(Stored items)
· · · ·
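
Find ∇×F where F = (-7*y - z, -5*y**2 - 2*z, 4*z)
(2, -1, 7)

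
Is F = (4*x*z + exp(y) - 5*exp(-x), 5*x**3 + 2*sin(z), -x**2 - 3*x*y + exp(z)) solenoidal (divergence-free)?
No, ∇·F = 4*z + exp(z) + 5*exp(-x)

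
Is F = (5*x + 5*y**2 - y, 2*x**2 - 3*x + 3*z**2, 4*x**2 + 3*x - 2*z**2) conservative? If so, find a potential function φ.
No, ∇×F = (-6*z, -8*x - 3, 4*x - 10*y - 2) ≠ 0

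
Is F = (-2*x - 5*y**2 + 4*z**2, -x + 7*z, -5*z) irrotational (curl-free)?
No, ∇×F = (-7, 8*z, 10*y - 1)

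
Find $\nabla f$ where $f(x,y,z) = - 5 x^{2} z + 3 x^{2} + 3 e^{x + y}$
(-10*x*z + 6*x + 3*exp(x + y), 3*exp(x + y), -5*x**2)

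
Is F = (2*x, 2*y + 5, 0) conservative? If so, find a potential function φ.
Yes, F is conservative. φ = x**2 + y**2 + 5*y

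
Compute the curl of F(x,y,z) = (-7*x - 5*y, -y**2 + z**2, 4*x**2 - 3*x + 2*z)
(-2*z, 3 - 8*x, 5)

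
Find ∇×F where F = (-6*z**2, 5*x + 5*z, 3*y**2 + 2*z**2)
(6*y - 5, -12*z, 5)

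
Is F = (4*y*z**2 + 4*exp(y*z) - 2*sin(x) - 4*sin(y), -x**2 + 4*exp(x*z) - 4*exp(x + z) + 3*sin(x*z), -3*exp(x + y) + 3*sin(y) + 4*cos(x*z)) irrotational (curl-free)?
No, ∇×F = (-4*x*exp(x*z) - 3*x*cos(x*z) - 3*exp(x + y) + 4*exp(x + z) + 3*cos(y), 8*y*z + 4*y*exp(y*z) + 4*z*sin(x*z) + 3*exp(x + y), -2*x - 4*z**2 + 4*z*exp(x*z) - 4*z*exp(y*z) + 3*z*cos(x*z) - 4*exp(x + z) + 4*cos(y))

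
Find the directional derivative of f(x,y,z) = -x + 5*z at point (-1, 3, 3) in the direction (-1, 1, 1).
2*sqrt(3)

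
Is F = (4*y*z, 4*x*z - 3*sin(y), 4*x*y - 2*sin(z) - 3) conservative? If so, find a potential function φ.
Yes, F is conservative. φ = 4*x*y*z - 3*z + 3*cos(y) + 2*cos(z)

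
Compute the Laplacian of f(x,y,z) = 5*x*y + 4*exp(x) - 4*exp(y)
4*exp(x) - 4*exp(y)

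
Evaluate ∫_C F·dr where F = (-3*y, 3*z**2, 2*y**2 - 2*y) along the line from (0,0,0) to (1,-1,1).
13/6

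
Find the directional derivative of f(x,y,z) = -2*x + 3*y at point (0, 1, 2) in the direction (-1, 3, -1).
sqrt(11)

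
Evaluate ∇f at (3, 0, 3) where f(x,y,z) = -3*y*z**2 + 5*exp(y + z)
(0, -27 + 5*exp(3), 5*exp(3))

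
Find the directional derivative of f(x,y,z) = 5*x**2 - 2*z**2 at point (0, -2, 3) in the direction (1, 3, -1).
12*sqrt(11)/11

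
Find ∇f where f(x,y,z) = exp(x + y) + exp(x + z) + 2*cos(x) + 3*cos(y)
(exp(x + y) + exp(x + z) - 2*sin(x), exp(x + y) - 3*sin(y), exp(x + z))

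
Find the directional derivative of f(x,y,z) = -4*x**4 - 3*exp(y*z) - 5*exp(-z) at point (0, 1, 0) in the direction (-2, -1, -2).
-4/3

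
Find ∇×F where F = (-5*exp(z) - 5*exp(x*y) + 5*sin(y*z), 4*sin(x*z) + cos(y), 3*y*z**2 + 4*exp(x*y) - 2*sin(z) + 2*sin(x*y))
(4*x*exp(x*y) + 2*x*cos(x*y) - 4*x*cos(x*z) + 3*z**2, -4*y*exp(x*y) - 2*y*cos(x*y) + 5*y*cos(y*z) - 5*exp(z), 5*x*exp(x*y) + 4*z*cos(x*z) - 5*z*cos(y*z))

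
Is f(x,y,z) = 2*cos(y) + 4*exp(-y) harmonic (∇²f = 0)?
No, ∇²f = -2*cos(y) + 4*exp(-y)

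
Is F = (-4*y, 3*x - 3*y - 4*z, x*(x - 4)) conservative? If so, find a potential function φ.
No, ∇×F = (4, 4 - 2*x, 7) ≠ 0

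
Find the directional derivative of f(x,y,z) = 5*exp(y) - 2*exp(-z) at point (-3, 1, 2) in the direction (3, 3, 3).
sqrt(3)*(2 + 5*exp(3))*exp(-2)/3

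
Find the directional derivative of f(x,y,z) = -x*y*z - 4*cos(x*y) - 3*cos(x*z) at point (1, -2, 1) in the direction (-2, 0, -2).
-sqrt(2)*(2 + 3*sin(1) + 4*sin(2))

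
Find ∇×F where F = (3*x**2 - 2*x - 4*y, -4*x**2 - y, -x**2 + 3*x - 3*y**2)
(-6*y, 2*x - 3, 4 - 8*x)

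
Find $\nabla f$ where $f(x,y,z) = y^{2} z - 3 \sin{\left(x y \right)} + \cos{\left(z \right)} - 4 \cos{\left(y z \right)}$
(-3*y*cos(x*y), -3*x*cos(x*y) + 2*y*z + 4*z*sin(y*z), y**2 + 4*y*sin(y*z) - sin(z))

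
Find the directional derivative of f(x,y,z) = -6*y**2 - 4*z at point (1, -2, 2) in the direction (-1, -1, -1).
-20*sqrt(3)/3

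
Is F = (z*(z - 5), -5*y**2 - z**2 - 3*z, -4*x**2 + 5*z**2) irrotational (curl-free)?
No, ∇×F = (2*z + 3, 8*x + 2*z - 5, 0)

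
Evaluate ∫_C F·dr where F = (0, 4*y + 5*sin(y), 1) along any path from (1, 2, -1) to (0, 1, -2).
-7 - 5*cos(1) + 5*cos(2)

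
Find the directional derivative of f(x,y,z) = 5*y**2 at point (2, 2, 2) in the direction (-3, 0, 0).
0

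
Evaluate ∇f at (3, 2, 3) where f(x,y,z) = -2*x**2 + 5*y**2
(-12, 20, 0)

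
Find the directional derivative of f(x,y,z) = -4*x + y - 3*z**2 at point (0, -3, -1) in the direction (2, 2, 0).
-3*sqrt(2)/2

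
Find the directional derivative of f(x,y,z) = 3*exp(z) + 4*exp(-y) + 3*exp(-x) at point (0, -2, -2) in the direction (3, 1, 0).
sqrt(10)*(-4*exp(2) - 9)/10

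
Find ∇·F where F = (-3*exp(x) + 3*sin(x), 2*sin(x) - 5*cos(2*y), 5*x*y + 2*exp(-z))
-3*exp(x) + 10*sin(2*y) + 3*cos(x) - 2*exp(-z)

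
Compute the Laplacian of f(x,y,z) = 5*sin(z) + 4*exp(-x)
-5*sin(z) + 4*exp(-x)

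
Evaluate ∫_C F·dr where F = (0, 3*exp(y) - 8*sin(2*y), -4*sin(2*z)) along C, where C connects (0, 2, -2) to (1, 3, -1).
-3*exp(2) + 2*cos(2) + 4*cos(6) - 6*cos(4) + 3*exp(3)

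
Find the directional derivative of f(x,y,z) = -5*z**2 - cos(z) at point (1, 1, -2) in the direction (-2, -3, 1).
sqrt(14)*(20 - sin(2))/14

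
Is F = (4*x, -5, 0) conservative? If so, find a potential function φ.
Yes, F is conservative. φ = 2*x**2 - 5*y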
· · · ·
How to complete this task ▸ Retype the data shown above so that each line matches the original.

Written answer ▸
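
Find ∇×F where F = (-7*y - z, -5*y**2 - 2*z, 4*z)
(2, -1, 7)

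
Is F = (4*x*z + exp(y) - 5*exp(-x), 5*x**3 + 2*sin(z), -x**2 - 3*x*y + exp(z)) solenoidal (divergence-free)?
No, ∇·F = 4*z + exp(z) + 5*exp(-x)

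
Is F = (5*x + 5*y**2 - y, 2*x**2 - 3*x + 3*z**2, 4*x**2 + 3*x - 2*z**2) conservative? If so, find a potential function φ.
No, ∇×F = (-6*z, -8*x - 3, 4*x - 10*y - 2) ≠ 0

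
Is F = (-2*x - 5*y**2 + 4*z**2, -x + 7*z, -5*z) irrotational (curl-free)?
No, ∇×F = (-7, 8*z, 10*y - 1)

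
Find $\nabla f$ where $f(x,y,z) = - 5 x^{2} z + 3 x^{2} + 3 e^{x + y}$
(-10*x*z + 6*x + 3*exp(x + y), 3*exp(x + y), -5*x**2)

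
Is F = (2*x, 2*y + 5, 0) conservative? If so, find a potential function φ.
Yes, F is conservative. φ = x**2 + y**2 + 5*y

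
Compute the curl of F(x,y,z) = (-7*x - 5*y, -y**2 + z**2, 4*x**2 - 3*x + 2*z)
(-2*z, 3 - 8*x, 5)

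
Find ∇×F where F = (-6*z**2, 5*x + 5*z, 3*y**2 + 2*z**2)
(6*y - 5, -12*z, 5)

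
Is F = (4*y*z**2 + 4*exp(y*z) - 2*sin(x) - 4*sin(y), -x**2 + 4*exp(x*z) - 4*exp(x + z) + 3*sin(x*z), -3*exp(x + y) + 3*sin(y) + 4*cos(x*z)) irrotational (curl-free)?
No, ∇×F = (-4*x*exp(x*z) - 3*x*cos(x*z) - 3*exp(x + y) + 4*exp(x + z) + 3*cos(y), 8*y*z + 4*y*exp(y*z) + 4*z*sin(x*z) + 3*exp(x + y), -2*x - 4*z**2 + 4*z*exp(x*z) - 4*z*exp(y*z) + 3*z*cos(x*z) - 4*exp(x + z) + 4*cos(y))

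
Find the directional derivative of f(x,y,z) = -x + 5*z at point (-1, 3, 3) in the direction (-1, 1, 1).
2*sqrt(3)

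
Is F = (4*y*z, 4*x*z - 3*sin(y), 4*x*y - 2*sin(z) - 3) conservative? If so, find a potential function φ.
Yes, F is conservative. φ = 4*x*y*z - 3*z + 3*cos(y) + 2*cos(z)

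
Compute the Laplacian of f(x,y,z) = 5*x*y + 4*exp(x) - 4*exp(y)
4*exp(x) - 4*exp(y)

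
Evaluate ∫_C F·dr where F = (-3*y, 3*z**2, 2*y**2 - 2*y) along the line from (0,0,0) to (1,-1,1).
13/6

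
Find the directional derivative of f(x,y,z) = -2*x + 3*y at point (0, 1, 2) in the direction (-1, 3, -1).
sqrt(11)

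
Evaluate ∇f at (3, 0, 3) where f(x,y,z) = -3*y*z**2 + 5*exp(y + z)
(0, -27 + 5*exp(3), 5*exp(3))

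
Find the directional derivative of f(x,y,z) = 5*x**2 - 2*z**2 at point (0, -2, 3) in the direction (1, 3, -1).
12*sqrt(11)/11

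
Find ∇f where f(x,y,z) = exp(x + y) + exp(x + z) + 2*cos(x) + 3*cos(y)
(exp(x + y) + exp(x + z) - 2*sin(x), exp(x + y) - 3*sin(y), exp(x + z))

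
Find the directional derivative of f(x,y,z) = -4*x**4 - 3*exp(y*z) - 5*exp(-z) at point (0, 1, 0) in the direction (-2, -1, -2).
-4/3

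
Find ∇×F where F = (-5*exp(z) - 5*exp(x*y) + 5*sin(y*z), 4*sin(x*z) + cos(y), 3*y*z**2 + 4*exp(x*y) - 2*sin(z) + 2*sin(x*y))
(4*x*exp(x*y) + 2*x*cos(x*y) - 4*x*cos(x*z) + 3*z**2, -4*y*exp(x*y) - 2*y*cos(x*y) + 5*y*cos(y*z) - 5*exp(z), 5*x*exp(x*y) + 4*z*cos(x*z) - 5*z*cos(y*z))

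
Is f(x,y,z) = 2*cos(y) + 4*exp(-y) harmonic (∇²f = 0)?
No, ∇²f = -2*cos(y) + 4*exp(-y)

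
Is F = (-4*y, 3*x - 3*y - 4*z, x*(x - 4)) conservative? If so, find a potential function φ.
No, ∇×F = (4, 4 - 2*x, 7) ≠ 0

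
Find the directional derivative of f(x,y,z) = 5*exp(y) - 2*exp(-z) at point (-3, 1, 2) in the direction (3, 3, 3).
sqrt(3)*(2 + 5*exp(3))*exp(-2)/3

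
Find the directional derivative of f(x,y,z) = -x*y*z - 4*cos(x*y) - 3*cos(x*z) at point (1, -2, 1) in the direction (-2, 0, -2).
-sqrt(2)*(2 + 3*sin(1) + 4*sin(2))

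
Find ∇×F where F = (3*x**2 - 2*x - 4*y, -4*x**2 - y, -x**2 + 3*x - 3*y**2)
(-6*y, 2*x - 3, 4 - 8*x)

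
Find $\nabla f$ where $f(x,y,z) = y^{2} z - 3 \sin{\left(x y \right)} + \cos{\left(z \right)} - 4 \cos{\left(y z \right)}$
(-3*y*cos(x*y), -3*x*cos(x*y) + 2*y*z + 4*z*sin(y*z), y**2 + 4*y*sin(y*z) - sin(z))

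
Find the directional derivative of f(x,y,z) = -6*y**2 - 4*z at point (1, -2, 2) in the direction (-1, -1, -1).
-20*sqrt(3)/3

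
Is F = (z*(z - 5), -5*y**2 - z**2 - 3*z, -4*x**2 + 5*z**2) irrotational (curl-free)?
No, ∇×F = (2*z + 3, 8*x + 2*z - 5, 0)

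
Evaluate ∫_C F·dr where F = (0, 4*y + 5*sin(y), 1) along any path from (1, 2, -1) to (0, 1, -2).
-7 - 5*cos(1) + 5*cos(2)

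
Find the directional derivative of f(x,y,z) = 5*y**2 at point (2, 2, 2) in the direction (-3, 0, 0).
0

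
Evaluate ∇f at (3, 2, 3) where f(x,y,z) = -2*x**2 + 5*y**2
(-12, 20, 0)

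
Find the directional derivative of f(x,y,z) = -4*x + y - 3*z**2 at point (0, -3, -1) in the direction (2, 2, 0).
-3*sqrt(2)/2

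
Find the directional derivative of f(x,y,z) = 3*exp(z) + 4*exp(-y) + 3*exp(-x) at point (0, -2, -2) in the direction (3, 1, 0).
sqrt(10)*(-4*exp(2) - 9)/10

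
Find ∇·F where F = (-3*exp(x) + 3*sin(x), 2*sin(x) - 5*cos(2*y), 5*x*y + 2*exp(-z))
-3*exp(x) + 10*sin(2*y) + 3*cos(x) - 2*exp(-z)

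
Compute the Laplacian of f(x,y,z) = 5*sin(z) + 4*exp(-x)
-5*sin(z) + 4*exp(-x)

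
Evaluate ∫_C F·dr where F = (0, 3*exp(y) - 8*sin(2*y), -4*sin(2*z)) along C, where C connects (0, 2, -2) to (1, 3, -1).
-3*exp(2) + 2*cos(2) + 4*cos(6) - 6*cos(4) + 3*exp(3)

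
Find the directional derivative of f(x,y,z) = -5*z**2 - cos(z) at point (1, 1, -2) in the direction (-2, -3, 1).
sqrt(14)*(20 - sin(2))/14

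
Is F = (4*x, -5, 0) conservative? If so, find a potential function φ.
Yes, F is conservative. φ = 2*x**2 - 5*y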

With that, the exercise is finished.